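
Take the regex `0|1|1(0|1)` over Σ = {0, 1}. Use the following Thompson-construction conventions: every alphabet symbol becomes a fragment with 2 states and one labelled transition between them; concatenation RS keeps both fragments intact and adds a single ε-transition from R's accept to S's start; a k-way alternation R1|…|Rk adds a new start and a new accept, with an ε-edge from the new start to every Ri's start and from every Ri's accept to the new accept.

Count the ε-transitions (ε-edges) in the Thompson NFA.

Recursing over subexpressions:
Each of the 5 symbol leaves contributes 0 ε-transitions.
  0|1 = 4 ε-transitions
  1(0|1) = 5 ε-transitions
  0|1|1(0|1) = 11 ε-transitions

11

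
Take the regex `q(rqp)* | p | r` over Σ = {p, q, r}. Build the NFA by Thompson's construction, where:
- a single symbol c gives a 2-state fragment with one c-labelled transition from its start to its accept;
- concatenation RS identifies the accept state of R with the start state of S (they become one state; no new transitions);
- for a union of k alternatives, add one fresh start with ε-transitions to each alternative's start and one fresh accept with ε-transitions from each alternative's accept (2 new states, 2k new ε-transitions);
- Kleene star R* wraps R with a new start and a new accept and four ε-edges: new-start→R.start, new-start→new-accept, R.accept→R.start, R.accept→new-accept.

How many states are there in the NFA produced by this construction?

13

By structural recursion:
Each of the 6 symbol leaves contributes a 2-state fragment.
  rqp — 4 states
  (rqp)* — 6 states
  q(rqp)* — 7 states
  q(rqp)* | p | r — 13 states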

Work instruction:
Extract each line from the listing that holds the word "Take".

Response to this exercise:
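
Take the regex `0|1|1(0|1)` over Σ = {0, 1}. Use the following Thompson-construction conventions: every alphabet symbol becomes a fragment with 2 states and one labelled transition between them; concatenation RS keeps both fragments intact and adds a single ε-transition from R's accept to S's start; a k-way alternation R1|…|Rk adds a new start and a new accept, with an ε-edge from the new start to every Ri's start and from every Ri's accept to the new accept.
Take the regex `q(rqp)* | p | r` over Σ = {p, q, r}. Build the NFA by Thompson's construction, where: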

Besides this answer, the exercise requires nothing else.